--- Data for the task Enclosed Below ---

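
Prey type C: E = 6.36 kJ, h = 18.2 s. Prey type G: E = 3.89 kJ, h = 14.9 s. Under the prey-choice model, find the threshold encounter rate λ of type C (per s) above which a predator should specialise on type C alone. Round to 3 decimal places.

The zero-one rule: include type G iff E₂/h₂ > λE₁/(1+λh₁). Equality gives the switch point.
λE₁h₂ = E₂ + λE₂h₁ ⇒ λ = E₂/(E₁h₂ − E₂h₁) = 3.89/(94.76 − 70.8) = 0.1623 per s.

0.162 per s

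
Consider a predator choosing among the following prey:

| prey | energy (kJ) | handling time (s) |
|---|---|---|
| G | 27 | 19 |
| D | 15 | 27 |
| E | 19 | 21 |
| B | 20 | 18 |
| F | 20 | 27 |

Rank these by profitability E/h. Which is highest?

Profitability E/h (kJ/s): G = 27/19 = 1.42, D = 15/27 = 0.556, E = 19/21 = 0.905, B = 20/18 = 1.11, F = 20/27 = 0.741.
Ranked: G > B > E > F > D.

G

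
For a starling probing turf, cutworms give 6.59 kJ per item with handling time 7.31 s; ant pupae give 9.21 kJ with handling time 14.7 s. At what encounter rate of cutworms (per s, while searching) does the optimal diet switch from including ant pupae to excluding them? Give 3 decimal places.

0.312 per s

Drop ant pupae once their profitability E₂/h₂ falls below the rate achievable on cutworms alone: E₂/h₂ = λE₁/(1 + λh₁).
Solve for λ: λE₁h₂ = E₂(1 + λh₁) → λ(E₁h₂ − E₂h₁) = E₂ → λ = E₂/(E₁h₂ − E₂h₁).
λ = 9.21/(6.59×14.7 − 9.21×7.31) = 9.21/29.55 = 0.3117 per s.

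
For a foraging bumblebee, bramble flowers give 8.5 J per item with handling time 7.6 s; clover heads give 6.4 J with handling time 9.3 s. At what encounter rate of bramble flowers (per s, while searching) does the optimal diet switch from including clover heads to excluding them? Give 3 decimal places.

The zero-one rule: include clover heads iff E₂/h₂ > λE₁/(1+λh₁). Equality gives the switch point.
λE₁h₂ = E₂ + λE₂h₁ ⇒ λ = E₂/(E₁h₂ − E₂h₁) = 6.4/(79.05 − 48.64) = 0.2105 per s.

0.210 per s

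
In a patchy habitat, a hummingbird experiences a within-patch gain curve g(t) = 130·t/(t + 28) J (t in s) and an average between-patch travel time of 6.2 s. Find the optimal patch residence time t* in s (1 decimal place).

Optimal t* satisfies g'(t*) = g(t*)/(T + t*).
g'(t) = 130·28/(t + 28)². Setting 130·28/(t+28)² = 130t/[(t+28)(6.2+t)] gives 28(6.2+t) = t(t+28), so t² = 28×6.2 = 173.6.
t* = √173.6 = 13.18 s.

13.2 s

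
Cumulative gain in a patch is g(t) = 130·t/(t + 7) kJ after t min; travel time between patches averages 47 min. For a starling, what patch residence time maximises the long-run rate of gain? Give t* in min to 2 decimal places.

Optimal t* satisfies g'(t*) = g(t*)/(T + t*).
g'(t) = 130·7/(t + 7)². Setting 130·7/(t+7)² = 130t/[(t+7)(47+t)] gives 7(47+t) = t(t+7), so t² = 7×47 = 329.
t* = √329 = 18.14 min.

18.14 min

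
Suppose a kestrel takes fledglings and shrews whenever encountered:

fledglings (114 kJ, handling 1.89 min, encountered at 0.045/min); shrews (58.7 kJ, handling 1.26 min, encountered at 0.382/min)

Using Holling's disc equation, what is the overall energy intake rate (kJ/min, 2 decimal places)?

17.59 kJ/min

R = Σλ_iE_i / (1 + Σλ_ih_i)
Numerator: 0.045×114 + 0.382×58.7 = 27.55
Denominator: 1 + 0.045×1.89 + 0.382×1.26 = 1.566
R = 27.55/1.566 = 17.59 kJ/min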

--- End of Enclosed Data for the task ---

→ **Work order**
Reproduce the listing above verbatim, from first line to last.

→ **Answer**
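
Prey type C: E = 6.36 kJ, h = 18.2 s. Prey type G: E = 3.89 kJ, h = 14.9 s. Under the prey-choice model, find the threshold encounter rate λ of type C (per s) above which a predator should specialise on type C alone. Round to 3 decimal places.

The zero-one rule: include type G iff E₂/h₂ > λE₁/(1+λh₁). Equality gives the switch point.
λE₁h₂ = E₂ + λE₂h₁ ⇒ λ = E₂/(E₁h₂ − E₂h₁) = 3.89/(94.76 − 70.8) = 0.1623 per s.

0.162 per s

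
Consider a predator choosing among the following prey:

| prey | energy (kJ) | handling time (s) |
|---|---|---|
| G | 27 | 19 |
| D | 15 | 27 |
| E | 19 | 21 |
| B | 20 | 18 |
| F | 20 | 27 |

Rank these by profitability E/h. Which is highest?

Profitability E/h (kJ/s): G = 27/19 = 1.42, D = 15/27 = 0.556, E = 19/21 = 0.905, B = 20/18 = 1.11, F = 20/27 = 0.741.
Ranked: G > B > E > F > D.

G

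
For a starling probing turf, cutworms give 6.59 kJ per item with handling time 7.31 s; ant pupae give 9.21 kJ with handling time 14.7 s. At what encounter rate of cutworms (per s, while searching) does the optimal diet switch from including ant pupae to excluding them? Give 3 decimal places.

0.312 per s

Drop ant pupae once their profitability E₂/h₂ falls below the rate achievable on cutworms alone: E₂/h₂ = λE₁/(1 + λh₁).
Solve for λ: λE₁h₂ = E₂(1 + λh₁) → λ(E₁h₂ − E₂h₁) = E₂ → λ = E₂/(E₁h₂ − E₂h₁).
λ = 9.21/(6.59×14.7 − 9.21×7.31) = 9.21/29.55 = 0.3117 per s.

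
For a foraging bumblebee, bramble flowers give 8.5 J per item with handling time 7.6 s; clover heads give 6.4 J with handling time 9.3 s. At what encounter rate of bramble flowers (per s, while searching) does the optimal diet switch from including clover heads to excluding them? Give 3 decimal places.

The zero-one rule: include clover heads iff E₂/h₂ > λE₁/(1+λh₁). Equality gives the switch point.
λE₁h₂ = E₂ + λE₂h₁ ⇒ λ = E₂/(E₁h₂ − E₂h₁) = 6.4/(79.05 − 48.64) = 0.2105 per s.

0.210 per s

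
In a patchy habitat, a hummingbird experiences a within-patch gain curve g(t) = 130·t/(t + 28) J (t in s) and an average between-patch travel time of 6.2 s. Find the optimal patch residence time t* in s (1 decimal place).

Optimal t* satisfies g'(t*) = g(t*)/(T + t*).
g'(t) = 130·28/(t + 28)². Setting 130·28/(t+28)² = 130t/[(t+28)(6.2+t)] gives 28(6.2+t) = t(t+28), so t² = 28×6.2 = 173.6.
t* = √173.6 = 13.18 s.

13.2 s

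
Cumulative gain in a patch is g(t) = 130·t/(t + 7) kJ after t min; travel time between patches averages 47 min. For a starling, what patch residence time maximises the long-run rate of gain? Give t* in min to 2 decimal places.

Optimal t* satisfies g'(t*) = g(t*)/(T + t*).
g'(t) = 130·7/(t + 7)². Setting 130·7/(t+7)² = 130t/[(t+7)(47+t)] gives 7(47+t) = t(t+7), so t² = 7×47 = 329.
t* = √329 = 18.14 min.

18.14 min

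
Suppose a kestrel takes fledglings and shrews whenever encountered:

fledglings (114 kJ, handling 1.89 min, encountered at 0.045/min); shrews (58.7 kJ, handling 1.26 min, encountered at 0.382/min)

Using Holling's disc equation, what is the overall energy intake rate (kJ/min, 2 decimal places)?

17.59 kJ/min

R = Σλ_iE_i / (1 + Σλ_ih_i)
Numerator: 0.045×114 + 0.382×58.7 = 27.55
Denominator: 1 + 0.045×1.89 + 0.382×1.26 = 1.566
R = 27.55/1.566 = 17.59 kJ/min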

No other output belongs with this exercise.